Print every line of the listing below, starting with the line that holds "What is ((305*(-404)" and going on through the line that holds "Answer: 1396665*√319/1226236 ≈ 20.343", both included, and print nothing else.

══════════

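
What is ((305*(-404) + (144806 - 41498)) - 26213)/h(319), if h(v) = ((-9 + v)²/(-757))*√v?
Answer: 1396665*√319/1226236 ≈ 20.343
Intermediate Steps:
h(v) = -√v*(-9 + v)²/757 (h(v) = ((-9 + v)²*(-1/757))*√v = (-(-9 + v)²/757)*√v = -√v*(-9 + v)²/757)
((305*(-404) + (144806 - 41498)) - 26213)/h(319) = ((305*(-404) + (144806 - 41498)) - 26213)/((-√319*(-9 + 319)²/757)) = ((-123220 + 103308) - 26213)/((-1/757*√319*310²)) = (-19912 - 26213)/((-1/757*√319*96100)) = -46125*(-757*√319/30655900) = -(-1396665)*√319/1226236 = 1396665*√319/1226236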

══════════

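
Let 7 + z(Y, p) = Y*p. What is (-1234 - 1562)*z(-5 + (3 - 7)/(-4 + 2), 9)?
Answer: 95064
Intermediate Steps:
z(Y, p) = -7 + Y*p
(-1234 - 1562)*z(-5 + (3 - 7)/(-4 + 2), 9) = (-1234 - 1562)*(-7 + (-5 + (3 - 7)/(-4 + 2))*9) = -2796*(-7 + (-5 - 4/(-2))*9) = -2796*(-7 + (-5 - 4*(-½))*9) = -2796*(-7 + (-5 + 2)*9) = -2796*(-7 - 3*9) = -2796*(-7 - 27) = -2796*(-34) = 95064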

══════════

--- Problem solution ---
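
What is ((305*(-404) + (144806 - 41498)) - 26213)/h(319), if h(v) = ((-9 + v)²/(-757))*√v?
Answer: 1396665*√319/1226236 ≈ 20.343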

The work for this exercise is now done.